_Task statement_: Beginning with the line where "Remove adjacent duplicates" occurs, transcribe every line exactly through the last line of the listing below, and no others.

_Task input_:
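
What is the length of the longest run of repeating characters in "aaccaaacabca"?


Input: "aaccaaacabca"
Scanning for longest run:
  Position 1 ('a'): continues run of 'a', length=2
  Position 2 ('c'): new char, reset run to 1
  Position 3 ('c'): continues run of 'c', length=2
  Position 4 ('a'): new char, reset run to 1
  Position 5 ('a'): continues run of 'a', length=2
  Position 6 ('a'): continues run of 'a', length=3
  Position 7 ('c'): new char, reset run to 1
  Position 8 ('a'): new char, reset run to 1
  Position 9 ('b'): new char, reset run to 1
  Position 10 ('c'): new char, reset run to 1
  Position 11 ('a'): new char, reset run to 1
Longest run: 'a' with length 3

3


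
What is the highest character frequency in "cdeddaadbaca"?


Input: cdeddaadbaca
Character counts:
  'a': 4
  'b': 1
  'c': 2
  'd': 4
  'e': 1
Maximum frequency: 4

4


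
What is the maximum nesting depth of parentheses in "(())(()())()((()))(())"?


Input: "(())(()())()((()))(())"
Tracking depth:
  Position 0 '(': depth becomes 1
  Position 1 '(': depth becomes 2
  Position 2 ')': depth becomes 1
  Position 3 ')': depth becomes 0
  Position 4 '(': depth becomes 1
  Position 5 '(': depth becomes 2
  Position 6 ')': depth becomes 1
  Position 7 '(': depth becomes 2
  Position 8 ')': depth becomes 1
  Position 9 ')': depth becomes 0
  Position 10 '(': depth becomes 1
  Position 11 ')': depth becomes 0
  Position 12 '(': depth becomes 1
  Position 13 '(': depth becomes 2
  Position 14 '(': depth becomes 3
  Position 15 ')': depth becomes 2
  Position 16 ')': depth becomes 1
  Position 17 ')': depth becomes 0
  Position 18 '(': depth becomes 1
  Position 19 '(': depth becomes 2
  Position 20 ')': depth becomes 1
  Position 21 ')': depth becomes 0
Maximum depth reached: 3

3


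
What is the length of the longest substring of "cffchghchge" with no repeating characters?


Input: "cffchghchge"
Sliding window (track last position of each char):
  Position 0 ('c'): window [0,0] length 1 -- new best
  Position 1 ('f'): window [0,1] length 2 -- new best
  Position 2 ('f'): repeat (last at 1), move window start to 2
  Position 2 ('f'): window [2,2] length 1
  Position 3 ('c'): window [2,3] length 2
  Position 4 ('h'): window [2,4] length 3 -- new best
  Position 5 ('g'): window [2,5] length 4 -- new best
  Position 6 ('h'): repeat (last at 4), move window start to 5
  Position 6 ('h'): window [5,6] length 2
  Position 7 ('c'): window [5,7] length 3
  Position 8 ('h'): repeat (last at 6), move window start to 7
  Position 8 ('h'): window [7,8] length 2
  Position 9 ('g'): window [7,9] length 3
  Position 10 ('e'): window [7,10] length 4
Longest substring with no repeats: "fchg" with length 4

4


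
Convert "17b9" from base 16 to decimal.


Input: "17b9" in base 16
Positional expansion:
  Digit '1' (value 1) x 16^3 = 4096
  Digit '7' (value 7) x 16^2 = 1792
  Digit 'b' (value 11) x 16^1 = 176
  Digit '9' (value 9) x 16^0 = 9
Sum = 6073

6073


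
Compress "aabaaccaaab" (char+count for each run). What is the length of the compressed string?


Input: aabaaccaaab
Runs:
  'a' x 2 => "a2"
  'b' x 1 => "b1"
  'a' x 2 => "a2"
  'c' x 2 => "c2"
  'a' x 3 => "a3"
  'b' x 1 => "b1"
Compressed: "a2b1a2c2a3b1"
Compressed length: 12

12


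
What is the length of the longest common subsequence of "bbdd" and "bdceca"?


LCS of "bbdd" and "bdceca"
DP table:
           b    d    c    e    c    a
      0    0    0    0    0    0    0
  b   0    1    1    1    1    1    1
  b   0    1    1    1    1    1    1
  d   0    1    2    2    2    2    2
  d   0    1    2    2    2    2    2
LCS length = dp[4][6] = 2

2


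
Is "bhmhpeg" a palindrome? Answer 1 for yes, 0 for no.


Input: bhmhpeg
Reversed: gephmhb
  Compare pos 0 ('b') with pos 6 ('g'): MISMATCH
  Compare pos 1 ('h') with pos 5 ('e'): MISMATCH
  Compare pos 2 ('m') with pos 4 ('p'): MISMATCH
Result: not a palindrome

0


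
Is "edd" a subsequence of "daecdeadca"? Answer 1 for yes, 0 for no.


Check if "edd" is a subsequence of "daecdeadca"
Greedy scan:
  Position 0 ('d'): no match needed
  Position 1 ('a'): no match needed
  Position 2 ('e'): matches sub[0] = 'e'
  Position 3 ('c'): no match needed
  Position 4 ('d'): matches sub[1] = 'd'
  Position 5 ('e'): no match needed
  Position 6 ('a'): no match needed
  Position 7 ('d'): matches sub[2] = 'd'
  Position 8 ('c'): no match needed
  Position 9 ('a'): no match needed
All 3 characters matched => is a subsequence

1


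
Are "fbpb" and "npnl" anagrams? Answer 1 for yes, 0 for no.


Strings: "fbpb", "npnl"
Sorted first:  bbfp
Sorted second: lnnp
Differ at position 0: 'b' vs 'l' => not anagrams

0


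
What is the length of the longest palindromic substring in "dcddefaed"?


Input: "dcddefaed"
Checking substrings for palindromes:
  [0:3] "dcd" (len 3) => palindrome
  [2:4] "dd" (len 2) => palindrome
Longest palindromic substring: "dcd" with length 3

3


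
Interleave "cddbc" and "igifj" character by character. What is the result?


Interleaving "cddbc" and "igifj":
  Position 0: 'c' from first, 'i' from second => "ci"
  Position 1: 'd' from first, 'g' from second => "dg"
  Position 2: 'd' from first, 'i' from second => "di"
  Position 3: 'b' from first, 'f' from second => "bf"
  Position 4: 'c' from first, 'j' from second => "cj"
Result: cidgdibfcj

cidgdibfcj


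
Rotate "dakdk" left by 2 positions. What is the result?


Input: "dakdk", rotate left by 2
First 2 characters: "da"
Remaining characters: "kdk"
Concatenate remaining + first: "kdk" + "da" = "kdkda"

kdkda


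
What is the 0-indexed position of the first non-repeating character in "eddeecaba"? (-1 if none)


Input: eddeecaba
Character frequencies:
  'a': 2
  'b': 1
  'c': 1
  'd': 2
  'e': 3
Scanning left to right for freq == 1:
  Position 0 ('e'): freq=3, skip
  Position 1 ('d'): freq=2, skip
  Position 2 ('d'): freq=2, skip
  Position 3 ('e'): freq=3, skip
  Position 4 ('e'): freq=3, skip
  Position 5 ('c'): unique! => answer = 5

5


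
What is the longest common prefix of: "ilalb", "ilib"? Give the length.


Words: ilalb, ilib
  Position 0: all 'i' => match
  Position 1: all 'l' => match
  Position 2: ('a', 'i') => mismatch, stop
LCP = "il" (length 2)

2


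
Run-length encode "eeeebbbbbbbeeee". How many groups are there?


Input: eeeebbbbbbbeeee
Scanning for consecutive runs:
  Group 1: 'e' x 4 (positions 0-3)
  Group 2: 'b' x 7 (positions 4-10)
  Group 3: 'e' x 4 (positions 11-14)
Total groups: 3

3


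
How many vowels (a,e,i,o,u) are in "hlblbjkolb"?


Input: hlblbjkolb
Checking each character:
  'h' at position 0: consonant
  'l' at position 1: consonant
  'b' at position 2: consonant
  'l' at position 3: consonant
  'b' at position 4: consonant
  'j' at position 5: consonant
  'k' at position 6: consonant
  'o' at position 7: vowel (running total: 1)
  'l' at position 8: consonant
  'b' at position 9: consonant
Total vowels: 1

1


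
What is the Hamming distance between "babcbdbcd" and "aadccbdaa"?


Comparing "babcbdbcd" and "aadccbdaa" position by position:
  Position 0: 'b' vs 'a' => differ
  Position 1: 'a' vs 'a' => same
  Position 2: 'b' vs 'd' => differ
  Position 3: 'c' vs 'c' => same
  Position 4: 'b' vs 'c' => differ
  Position 5: 'd' vs 'b' => differ
  Position 6: 'b' vs 'd' => differ
  Position 7: 'c' vs 'a' => differ
  Position 8: 'd' vs 'a' => differ
Total differences (Hamming distance): 7

7


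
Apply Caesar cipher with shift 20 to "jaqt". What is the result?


Caesar cipher: shift "jaqt" by 20
  'j' (pos 9) + 20 = pos 3 = 'd'
  'a' (pos 0) + 20 = pos 20 = 'u'
  'q' (pos 16) + 20 = pos 10 = 'k'
  't' (pos 19) + 20 = pos 13 = 'n'
Result: dukn

dukn


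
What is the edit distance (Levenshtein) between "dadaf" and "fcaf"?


Computing edit distance: "dadaf" -> "fcaf"
DP table:
           f    c    a    f
      0    1    2    3    4
  d   1    1    2    3    4
  a   2    2    2    2    3
  d   3    3    3    3    3
  a   4    4    4    3    4
  f   5    4    5    4    3
Edit distance = dp[5][4] = 3

3


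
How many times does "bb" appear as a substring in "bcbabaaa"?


Searching for "bb" in "bcbabaaa"
Scanning each position:
  Position 0: "bc" => no
  Position 1: "cb" => no
  Position 2: "ba" => no
  Position 3: "ab" => no
  Position 4: "ba" => no
  Position 5: "aa" => no
  Position 6: "aa" => no
Total occurrences: 0

0


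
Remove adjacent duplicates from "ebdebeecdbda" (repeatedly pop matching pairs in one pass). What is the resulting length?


Input: ebdebeecdbda
Stack-based adjacent duplicate removal:
  Read 'e': push. Stack: e
  Read 'b': push. Stack: eb
  Read 'd': push. Stack: ebd
  Read 'e': push. Stack: ebde
  Read 'b': push. Stack: ebdeb
  Read 'e': push. Stack: ebdebe
  Read 'e': matches stack top 'e' => pop. Stack: ebdeb
  Read 'c': push. Stack: ebdebc
  Read 'd': push. Stack: ebdebcd
  Read 'b': push. Stack: ebdebcdb
  Read 'd': push. Stack: ebdebcdbd
  Read 'a': push. Stack: ebdebcdbda
Final stack: "ebdebcdbda" (length 10)

10


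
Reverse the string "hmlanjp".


Input: hmlanjp
Reading characters right to left:
  Position 6: 'p'
  Position 5: 'j'
  Position 4: 'n'
  Position 3: 'a'
  Position 2: 'l'
  Position 1: 'm'
  Position 0: 'h'
Reversed: pjnalmh

pjnalmh


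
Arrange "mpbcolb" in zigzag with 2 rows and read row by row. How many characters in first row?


Zigzag "mpbcolb" into 2 rows:
Placing characters:
  'm' => row 0
  'p' => row 1
  'b' => row 0
  'c' => row 1
  'o' => row 0
  'l' => row 1
  'b' => row 0
Rows:
  Row 0: "mbob"
  Row 1: "pcl"
First row length: 4

4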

_Answer_:
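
Remove adjacent duplicates from "ebdebeecdbda" (repeatedly pop matching pairs in one pass). What is the resulting length?


Input: ebdebeecdbda
Stack-based adjacent duplicate removal:
  Read 'e': push. Stack: e
  Read 'b': push. Stack: eb
  Read 'd': push. Stack: ebd
  Read 'e': push. Stack: ebde
  Read 'b': push. Stack: ebdeb
  Read 'e': push. Stack: ebdebe
  Read 'e': matches stack top 'e' => pop. Stack: ebdeb
  Read 'c': push. Stack: ebdebc
  Read 'd': push. Stack: ebdebcd
  Read 'b': push. Stack: ebdebcdb
  Read 'd': push. Stack: ebdebcdbd
  Read 'a': push. Stack: ebdebcdbda
Final stack: "ebdebcdbda" (length 10)

10


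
Reverse the string "hmlanjp".


Input: hmlanjp
Reading characters right to left:
  Position 6: 'p'
  Position 5: 'j'
  Position 4: 'n'
  Position 3: 'a'
  Position 2: 'l'
  Position 1: 'm'
  Position 0: 'h'
Reversed: pjnalmh

pjnalmh


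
Arrange "mpbcolb" in zigzag with 2 rows and read row by row. How many characters in first row?


Zigzag "mpbcolb" into 2 rows:
Placing characters:
  'm' => row 0
  'p' => row 1
  'b' => row 0
  'c' => row 1
  'o' => row 0
  'l' => row 1
  'b' => row 0
Rows:
  Row 0: "mbob"
  Row 1: "pcl"
First row length: 4

4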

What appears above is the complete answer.